EXERCISE DESCRIPTION:
Exactly reproduce each entry, leaving out nothing.

EXTRACTED INFORMATION:
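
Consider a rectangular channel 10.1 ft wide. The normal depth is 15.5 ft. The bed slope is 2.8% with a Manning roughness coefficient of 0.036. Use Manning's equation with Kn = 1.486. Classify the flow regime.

Flow area A = b·y = 10.1 × 15.5 = 156.5 ft². Wetted perimeter P = b + 2y = 10.1 + 2×15.5 = 41.1 ft.
Hydraulic radius R = A/P = 156.5/41.1 = 3.809 ft.
V = (1.486/n) R^(2/3) √S = (1.486/0.036) × 3.809^(2/3) × √0.028 = 16.85 ft/s. Hydraulic depth D_h = A/T = 156.5/10.1 = 15.5 ft.
Froude number Fr = V/√(g·D_h) = 16.85/√(32.2×15.5) = 0.754, which is less than 1, so the flow is subcritical.

subcritical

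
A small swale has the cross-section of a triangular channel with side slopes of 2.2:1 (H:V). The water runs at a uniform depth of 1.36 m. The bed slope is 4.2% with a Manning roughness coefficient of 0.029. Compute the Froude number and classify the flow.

supercritical

For a triangular section with side slope z = 2.2: A = zy² = 2.2×1.36² = 4.069 m²; P = 2y√(1+z²) = 2×1.36×2.417 = 6.573 m.
Hydraulic radius R = A/P = 4.069/6.573 = 0.619 m.
V = (1/n) R^(2/3) √S = (1/0.029) × 0.619^(2/3) × √0.042 = 5.133 m/s. Hydraulic depth D_h = A/T = 4.069/5.984 = 0.68 m.
Froude number Fr = V/√(g·D_h) = 5.133/√(9.81×0.68) = 1.99, which is greater than 1, so the flow is supercritical.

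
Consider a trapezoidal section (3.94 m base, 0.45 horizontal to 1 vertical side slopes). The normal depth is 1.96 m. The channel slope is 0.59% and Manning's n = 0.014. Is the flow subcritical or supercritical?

supercritical

With bottom width b = 3.94 m and side slope z = 0.45: A = (b + zy)y = (3.94 + 0.45×1.96)×1.96 = 9.451 m²; P = b + 2y√(1+z²) = 3.94 + 2×1.96×1.097 = 8.239 m.
Hydraulic radius R = A/P = 9.451/8.239 = 1.147 m.
V = (1/n) R^(2/3) √S = (1/0.014) × 1.147^(2/3) × √0.0059 = 6.012 m/s. Hydraulic depth D_h = A/T = 9.451/5.704 = 1.657 m.
Froude number Fr = V/√(g·D_h) = 6.012/√(9.81×1.657) = 1.49, which is greater than 1, so the flow is supercritical.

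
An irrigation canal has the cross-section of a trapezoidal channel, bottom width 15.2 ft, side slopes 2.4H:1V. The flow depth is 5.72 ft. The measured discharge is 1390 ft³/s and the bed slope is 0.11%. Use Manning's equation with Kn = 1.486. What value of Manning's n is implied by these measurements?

With bottom width b = 15.2 ft and side slope z = 2.4: A = (b + zy)y = (15.2 + 2.4×5.72)×5.72 = 165.5 ft²; P = b + 2y√(1+z²) = 15.2 + 2×5.72×2.6 = 44.94 ft.
Hydraulic radius R = A/P = 165.5/44.94 = 3.682 ft.
Rearranging Manning's equation: n = (1.486/Q) A R^(2/3) S^(1/2) = (1.486/1390) × 165.5 × 3.682^(2/3) × √0.0011 = 0.014.

n = 0.014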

EXPECTED ANSWER:
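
Consider a rectangular channel 10.1 ft wide. The normal depth is 15.5 ft. The bed slope is 2.8% with a Manning roughness coefficient of 0.036. Use Manning's equation with Kn = 1.486. Classify the flow regime.

Flow area A = b·y = 10.1 × 15.5 = 156.5 ft². Wetted perimeter P = b + 2y = 10.1 + 2×15.5 = 41.1 ft.
Hydraulic radius R = A/P = 156.5/41.1 = 3.809 ft.
V = (1.486/n) R^(2/3) √S = (1.486/0.036) × 3.809^(2/3) × √0.028 = 16.85 ft/s. Hydraulic depth D_h = A/T = 156.5/10.1 = 15.5 ft.
Froude number Fr = V/√(g·D_h) = 16.85/√(32.2×15.5) = 0.754, which is less than 1, so the flow is subcritical.

subcritical

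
A small swale has the cross-section of a triangular channel with side slopes of 2.2:1 (H:V). The water runs at a uniform depth of 1.36 m. The bed slope is 4.2% with a Manning roughness coefficient of 0.029. Compute the Froude number and classify the flow.

supercritical

For a triangular section with side slope z = 2.2: A = zy² = 2.2×1.36² = 4.069 m²; P = 2y√(1+z²) = 2×1.36×2.417 = 6.573 m.
Hydraulic radius R = A/P = 4.069/6.573 = 0.619 m.
V = (1/n) R^(2/3) √S = (1/0.029) × 0.619^(2/3) × √0.042 = 5.133 m/s. Hydraulic depth D_h = A/T = 4.069/5.984 = 0.68 m.
Froude number Fr = V/√(g·D_h) = 5.133/√(9.81×0.68) = 1.99, which is greater than 1, so the flow is supercritical.

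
Consider a trapezoidal section (3.94 m base, 0.45 horizontal to 1 vertical side slopes). The normal depth is 1.96 m. The channel slope is 0.59% and Manning's n = 0.014. Is the flow subcritical or supercritical?

supercritical

With bottom width b = 3.94 m and side slope z = 0.45: A = (b + zy)y = (3.94 + 0.45×1.96)×1.96 = 9.451 m²; P = b + 2y√(1+z²) = 3.94 + 2×1.96×1.097 = 8.239 m.
Hydraulic radius R = A/P = 9.451/8.239 = 1.147 m.
V = (1/n) R^(2/3) √S = (1/0.014) × 1.147^(2/3) × √0.0059 = 6.012 m/s. Hydraulic depth D_h = A/T = 9.451/5.704 = 1.657 m.
Froude number Fr = V/√(g·D_h) = 6.012/√(9.81×1.657) = 1.49, which is greater than 1, so the flow is supercritical.

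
An irrigation canal has the cross-section of a trapezoidal channel, bottom width 15.2 ft, side slopes 2.4H:1V. The flow depth is 5.72 ft. The measured discharge is 1390 ft³/s and the bed slope is 0.11%. Use Manning's equation with Kn = 1.486. What value of Manning's n is implied by these measurements?

With bottom width b = 15.2 ft and side slope z = 2.4: A = (b + zy)y = (15.2 + 2.4×5.72)×5.72 = 165.5 ft²; P = b + 2y√(1+z²) = 15.2 + 2×5.72×2.6 = 44.94 ft.
Hydraulic radius R = A/P = 165.5/44.94 = 3.682 ft.
Rearranging Manning's equation: n = (1.486/Q) A R^(2/3) S^(1/2) = (1.486/1390) × 165.5 × 3.682^(2/3) × √0.0011 = 0.014.

n = 0.014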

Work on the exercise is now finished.